Task |
Transcribe exactly everything in the data below from the line containing "((14/18)/((3/19)) + (6/8)^1" down to the line containing "303 / (99 -584 * 13 / 17 * 12 / 1) = -0.06", both lines included and nothing further.

Recorded data |

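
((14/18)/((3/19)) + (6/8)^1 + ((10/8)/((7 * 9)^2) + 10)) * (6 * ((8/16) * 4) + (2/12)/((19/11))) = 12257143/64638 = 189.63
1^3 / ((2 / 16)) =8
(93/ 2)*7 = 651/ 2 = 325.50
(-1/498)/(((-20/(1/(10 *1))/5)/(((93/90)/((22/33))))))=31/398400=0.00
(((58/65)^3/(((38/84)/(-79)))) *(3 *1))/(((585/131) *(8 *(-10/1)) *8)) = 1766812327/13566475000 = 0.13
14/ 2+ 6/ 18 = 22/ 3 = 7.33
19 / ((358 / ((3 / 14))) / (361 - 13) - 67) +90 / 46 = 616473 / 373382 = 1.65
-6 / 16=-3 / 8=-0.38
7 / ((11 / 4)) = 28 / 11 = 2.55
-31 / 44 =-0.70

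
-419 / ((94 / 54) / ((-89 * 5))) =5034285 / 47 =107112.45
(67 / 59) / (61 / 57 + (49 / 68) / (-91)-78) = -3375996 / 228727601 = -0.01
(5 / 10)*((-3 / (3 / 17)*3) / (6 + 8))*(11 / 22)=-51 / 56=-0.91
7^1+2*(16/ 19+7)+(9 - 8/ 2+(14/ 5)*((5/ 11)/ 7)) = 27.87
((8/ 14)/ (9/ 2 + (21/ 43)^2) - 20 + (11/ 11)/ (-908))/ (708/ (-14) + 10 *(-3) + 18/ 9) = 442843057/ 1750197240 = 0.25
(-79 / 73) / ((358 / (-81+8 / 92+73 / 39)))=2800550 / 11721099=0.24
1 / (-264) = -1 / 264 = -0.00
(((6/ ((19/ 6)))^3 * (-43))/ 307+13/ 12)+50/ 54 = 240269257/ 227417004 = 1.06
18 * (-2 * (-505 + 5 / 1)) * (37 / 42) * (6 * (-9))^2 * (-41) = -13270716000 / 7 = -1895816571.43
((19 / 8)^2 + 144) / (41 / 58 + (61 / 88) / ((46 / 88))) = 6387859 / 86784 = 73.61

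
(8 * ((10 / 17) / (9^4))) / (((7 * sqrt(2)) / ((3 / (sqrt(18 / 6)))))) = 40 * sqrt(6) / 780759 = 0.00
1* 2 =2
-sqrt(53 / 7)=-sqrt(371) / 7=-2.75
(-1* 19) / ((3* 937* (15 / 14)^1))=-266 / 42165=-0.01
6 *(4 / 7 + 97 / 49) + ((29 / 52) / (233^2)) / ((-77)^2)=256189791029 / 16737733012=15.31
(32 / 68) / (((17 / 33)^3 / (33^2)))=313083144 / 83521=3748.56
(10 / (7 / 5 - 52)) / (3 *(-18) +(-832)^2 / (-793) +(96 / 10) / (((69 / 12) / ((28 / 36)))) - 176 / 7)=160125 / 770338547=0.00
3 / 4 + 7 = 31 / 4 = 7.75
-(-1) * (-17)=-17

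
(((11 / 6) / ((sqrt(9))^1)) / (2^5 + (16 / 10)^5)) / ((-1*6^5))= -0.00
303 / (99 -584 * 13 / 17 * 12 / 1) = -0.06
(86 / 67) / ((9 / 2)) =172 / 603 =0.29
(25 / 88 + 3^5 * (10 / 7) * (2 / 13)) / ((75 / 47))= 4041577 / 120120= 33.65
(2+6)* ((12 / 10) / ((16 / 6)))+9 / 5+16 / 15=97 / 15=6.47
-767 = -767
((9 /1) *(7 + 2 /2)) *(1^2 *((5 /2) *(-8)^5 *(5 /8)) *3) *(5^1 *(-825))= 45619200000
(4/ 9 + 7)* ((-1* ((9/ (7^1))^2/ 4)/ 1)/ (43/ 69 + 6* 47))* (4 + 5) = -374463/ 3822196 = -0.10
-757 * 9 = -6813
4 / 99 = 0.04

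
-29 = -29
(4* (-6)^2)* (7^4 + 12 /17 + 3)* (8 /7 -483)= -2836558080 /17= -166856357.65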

--

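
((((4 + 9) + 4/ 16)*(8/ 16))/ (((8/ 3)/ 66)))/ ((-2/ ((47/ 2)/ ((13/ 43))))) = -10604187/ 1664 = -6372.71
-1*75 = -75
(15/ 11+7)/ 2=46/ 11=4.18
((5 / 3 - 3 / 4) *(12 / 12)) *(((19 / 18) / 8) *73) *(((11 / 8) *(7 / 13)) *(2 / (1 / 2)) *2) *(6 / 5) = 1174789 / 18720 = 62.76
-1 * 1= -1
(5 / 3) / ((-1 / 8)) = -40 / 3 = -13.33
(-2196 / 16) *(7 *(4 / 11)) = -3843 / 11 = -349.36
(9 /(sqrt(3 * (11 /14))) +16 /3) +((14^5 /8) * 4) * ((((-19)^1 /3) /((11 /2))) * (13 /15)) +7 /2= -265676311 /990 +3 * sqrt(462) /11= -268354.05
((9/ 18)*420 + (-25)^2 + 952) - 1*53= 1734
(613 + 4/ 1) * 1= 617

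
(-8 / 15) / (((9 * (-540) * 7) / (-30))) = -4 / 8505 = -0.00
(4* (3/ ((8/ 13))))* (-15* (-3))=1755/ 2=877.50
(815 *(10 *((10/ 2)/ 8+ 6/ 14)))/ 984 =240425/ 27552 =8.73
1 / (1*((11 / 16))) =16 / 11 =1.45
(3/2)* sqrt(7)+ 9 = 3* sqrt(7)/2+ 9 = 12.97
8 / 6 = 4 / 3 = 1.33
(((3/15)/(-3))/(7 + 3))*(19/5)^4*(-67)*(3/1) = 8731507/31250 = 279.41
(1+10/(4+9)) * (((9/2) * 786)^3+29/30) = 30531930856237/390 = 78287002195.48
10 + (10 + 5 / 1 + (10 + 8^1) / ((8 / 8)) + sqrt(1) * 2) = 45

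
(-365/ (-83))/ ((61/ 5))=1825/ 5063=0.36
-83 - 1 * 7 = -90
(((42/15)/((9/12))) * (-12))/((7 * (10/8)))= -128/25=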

---

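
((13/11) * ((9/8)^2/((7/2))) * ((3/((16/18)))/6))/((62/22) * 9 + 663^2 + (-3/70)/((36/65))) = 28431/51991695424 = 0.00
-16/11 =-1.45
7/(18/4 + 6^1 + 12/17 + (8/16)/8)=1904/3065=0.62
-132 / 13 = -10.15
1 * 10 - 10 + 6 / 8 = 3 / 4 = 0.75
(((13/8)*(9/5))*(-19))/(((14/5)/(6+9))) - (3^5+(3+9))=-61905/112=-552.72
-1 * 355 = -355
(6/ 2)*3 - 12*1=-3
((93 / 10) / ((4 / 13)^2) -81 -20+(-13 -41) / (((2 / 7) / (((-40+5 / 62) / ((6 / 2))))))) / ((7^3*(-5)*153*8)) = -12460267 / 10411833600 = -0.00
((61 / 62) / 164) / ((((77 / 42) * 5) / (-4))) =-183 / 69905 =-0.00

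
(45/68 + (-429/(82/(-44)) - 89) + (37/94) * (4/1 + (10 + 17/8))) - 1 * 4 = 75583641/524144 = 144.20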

Completed exercise |
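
((14/18)/((3/19)) + (6/8)^1 + ((10/8)/((7 * 9)^2) + 10)) * (6 * ((8/16) * 4) + (2/12)/((19/11))) = 12257143/64638 = 189.63
1^3 / ((2 / 16)) =8
(93/ 2)*7 = 651/ 2 = 325.50
(-1/498)/(((-20/(1/(10 *1))/5)/(((93/90)/((22/33))))))=31/398400=0.00
(((58/65)^3/(((38/84)/(-79)))) *(3 *1))/(((585/131) *(8 *(-10/1)) *8)) = 1766812327/13566475000 = 0.13
14/ 2+ 6/ 18 = 22/ 3 = 7.33
19 / ((358 / ((3 / 14))) / (361 - 13) - 67) +90 / 46 = 616473 / 373382 = 1.65
-6 / 16=-3 / 8=-0.38
7 / ((11 / 4)) = 28 / 11 = 2.55
-31 / 44 =-0.70

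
-419 / ((94 / 54) / ((-89 * 5))) =5034285 / 47 =107112.45
(67 / 59) / (61 / 57 + (49 / 68) / (-91)-78) = -3375996 / 228727601 = -0.01
(5 / 10)*((-3 / (3 / 17)*3) / (6 + 8))*(11 / 22)=-51 / 56=-0.91
7^1+2*(16/ 19+7)+(9 - 8/ 2+(14/ 5)*((5/ 11)/ 7)) = 27.87
((8/ 14)/ (9/ 2 + (21/ 43)^2) - 20 + (11/ 11)/ (-908))/ (708/ (-14) + 10 *(-3) + 18/ 9) = 442843057/ 1750197240 = 0.25
(-79 / 73) / ((358 / (-81+8 / 92+73 / 39)))=2800550 / 11721099=0.24
1 / (-264) = -1 / 264 = -0.00
(((6/ ((19/ 6)))^3 * (-43))/ 307+13/ 12)+50/ 54 = 240269257/ 227417004 = 1.06
18 * (-2 * (-505 + 5 / 1)) * (37 / 42) * (6 * (-9))^2 * (-41) = -13270716000 / 7 = -1895816571.43
((19 / 8)^2 + 144) / (41 / 58 + (61 / 88) / ((46 / 88))) = 6387859 / 86784 = 73.61

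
(8 * ((10 / 17) / (9^4))) / (((7 * sqrt(2)) / ((3 / (sqrt(18 / 6)))))) = 40 * sqrt(6) / 780759 = 0.00
1* 2 =2
-sqrt(53 / 7)=-sqrt(371) / 7=-2.75
(-1* 19) / ((3* 937* (15 / 14)^1))=-266 / 42165=-0.01
6 *(4 / 7 + 97 / 49) + ((29 / 52) / (233^2)) / ((-77)^2)=256189791029 / 16737733012=15.31
(32 / 68) / (((17 / 33)^3 / (33^2)))=313083144 / 83521=3748.56
(10 / (7 / 5 - 52)) / (3 *(-18) +(-832)^2 / (-793) +(96 / 10) / (((69 / 12) / ((28 / 36)))) - 176 / 7)=160125 / 770338547=0.00
3 / 4 + 7 = 31 / 4 = 7.75
-(-1) * (-17)=-17

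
(((11 / 6) / ((sqrt(9))^1)) / (2^5 + (16 / 10)^5)) / ((-1*6^5))= -0.00
303 / (99 -584 * 13 / 17 * 12 / 1) = -0.06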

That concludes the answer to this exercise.